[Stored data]
== == ==

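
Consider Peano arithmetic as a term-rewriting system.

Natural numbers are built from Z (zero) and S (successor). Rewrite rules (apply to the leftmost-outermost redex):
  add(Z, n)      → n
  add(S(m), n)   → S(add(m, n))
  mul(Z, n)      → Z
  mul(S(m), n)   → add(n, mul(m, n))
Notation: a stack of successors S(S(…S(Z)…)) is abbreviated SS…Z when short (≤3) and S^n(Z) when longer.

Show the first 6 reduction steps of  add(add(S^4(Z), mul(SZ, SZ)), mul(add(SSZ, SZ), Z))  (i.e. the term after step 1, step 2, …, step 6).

Answer: after 6 steps: S(S(S(add(add(SZ, mul(SZ, SZ)), mul(add(SSZ, SZ), Z)))))

Working:
  start: add(add(S^4(Z), mul(SZ, SZ)), mul(add(SSZ, SZ), Z))
  [1] add(S(add(SSSZ, mul(SZ, SZ))), mul(add(SSZ, SZ), Z))
  [2] S(add(add(SSSZ, mul(SZ, SZ)), mul(add(SSZ, SZ), Z)))
  [3] S(add(S(add(SSZ, mul(SZ, SZ))), mul(add(SSZ, SZ), Z)))
  [4] S(S(add(add(SSZ, mul(SZ, SZ)), mul(add(SSZ, SZ), Z))))
  [5] S(S(add(S(add(SZ, mul(SZ, SZ))), mul(add(SSZ, SZ), Z))))
  [6] S(S(S(add(add(SZ, mul(SZ, SZ)), mul(add(SSZ, SZ), Z)))))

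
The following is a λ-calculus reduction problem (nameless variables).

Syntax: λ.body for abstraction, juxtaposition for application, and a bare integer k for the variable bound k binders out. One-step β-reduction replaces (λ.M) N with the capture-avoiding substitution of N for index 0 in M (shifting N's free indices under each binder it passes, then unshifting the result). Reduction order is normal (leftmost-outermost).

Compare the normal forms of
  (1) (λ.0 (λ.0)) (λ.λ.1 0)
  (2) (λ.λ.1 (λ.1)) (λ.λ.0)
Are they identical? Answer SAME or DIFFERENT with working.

Term A:
  start: (λ.0 (λ.0)) (λ.λ.1 0)
  [1] (λ.λ.1 0) (λ.0)
  [2] λ.(λ.0) 0
  [3] λ.0

Term B:
  start: (λ.λ.1 (λ.1)) (λ.λ.0)
  [1] λ.(λ.λ.0) (λ.1)
  [2] λ.λ.0

Answer: DIFFERENT — A ⇓ λ.0, B ⇓ λ.λ.0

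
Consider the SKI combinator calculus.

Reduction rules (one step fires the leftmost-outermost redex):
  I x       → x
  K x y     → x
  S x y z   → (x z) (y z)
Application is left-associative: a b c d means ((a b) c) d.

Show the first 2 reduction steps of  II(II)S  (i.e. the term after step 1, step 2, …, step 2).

  start: II(II)S
  step 1: I(II)S
  step 2: IIS

Answer: after 2 steps: IIS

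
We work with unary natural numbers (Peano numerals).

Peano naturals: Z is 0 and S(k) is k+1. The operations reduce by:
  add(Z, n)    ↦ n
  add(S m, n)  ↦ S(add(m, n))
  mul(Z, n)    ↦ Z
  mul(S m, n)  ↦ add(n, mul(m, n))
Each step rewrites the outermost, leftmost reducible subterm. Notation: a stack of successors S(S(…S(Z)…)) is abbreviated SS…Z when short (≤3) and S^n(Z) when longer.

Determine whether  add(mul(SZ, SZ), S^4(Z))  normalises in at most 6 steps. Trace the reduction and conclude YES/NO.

  start: add(mul(SZ, SZ), S^4(Z))
  →1  add(add(SZ, mul(Z, SZ)), S^4(Z))
  →2  add(S(add(Z, mul(Z, SZ))), S^4(Z))
  →3  S(add(add(Z, mul(Z, SZ)), S^4(Z)))
  →4  S(add(mul(Z, SZ), S^4(Z)))
  →5  S(add(Z, S^4(Z)))
  →6  S^5(Z)

Answer: YES — reaches normal form S^5(Z) in 6 ≤ 6 steps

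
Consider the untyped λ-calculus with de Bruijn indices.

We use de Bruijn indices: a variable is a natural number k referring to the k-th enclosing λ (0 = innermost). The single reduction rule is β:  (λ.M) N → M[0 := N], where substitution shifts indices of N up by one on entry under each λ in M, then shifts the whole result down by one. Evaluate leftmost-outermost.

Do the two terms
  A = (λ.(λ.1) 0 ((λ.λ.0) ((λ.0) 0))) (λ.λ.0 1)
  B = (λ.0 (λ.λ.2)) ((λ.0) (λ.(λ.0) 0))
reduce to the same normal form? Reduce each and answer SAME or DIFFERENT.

Term A:
  start: (λ.(λ.1) 0 ((λ.λ.0) ((λ.0) 0))) (λ.λ.0 1)
  [1] (λ.λ.λ.0 1) (λ.λ.0 1) ((λ.λ.0) ((λ.0) (λ.λ.0 1)))
  [2] (λ.λ.0 1) ((λ.λ.0) ((λ.0) (λ.λ.0 1)))
  [3] λ.0 ((λ.λ.0) ((λ.0) (λ.λ.0 1)))
  [4] λ.0 (λ.0)

Term B:
  start: (λ.0 (λ.λ.2)) ((λ.0) (λ.(λ.0) 0))
  [1] (λ.0) (λ.(λ.0) 0) (λ.λ.(λ.0) (λ.(λ.0) 0))
  [2] (λ.(λ.0) 0) (λ.λ.(λ.0) (λ.(λ.0) 0))
  [3] (λ.0) (λ.λ.(λ.0) (λ.(λ.0) 0))
  [4] λ.λ.(λ.0) (λ.(λ.0) 0)
  [5] λ.λ.λ.(λ.0) 0
  [6] λ.λ.λ.0

Answer: DIFFERENT — A ⇓ λ.0 (λ.0), B ⇓ λ.λ.λ.0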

== == ==

Nothing is wanted except the number of lines in the entries above that include the word "Peano".

THE COMPLETED TASK:
3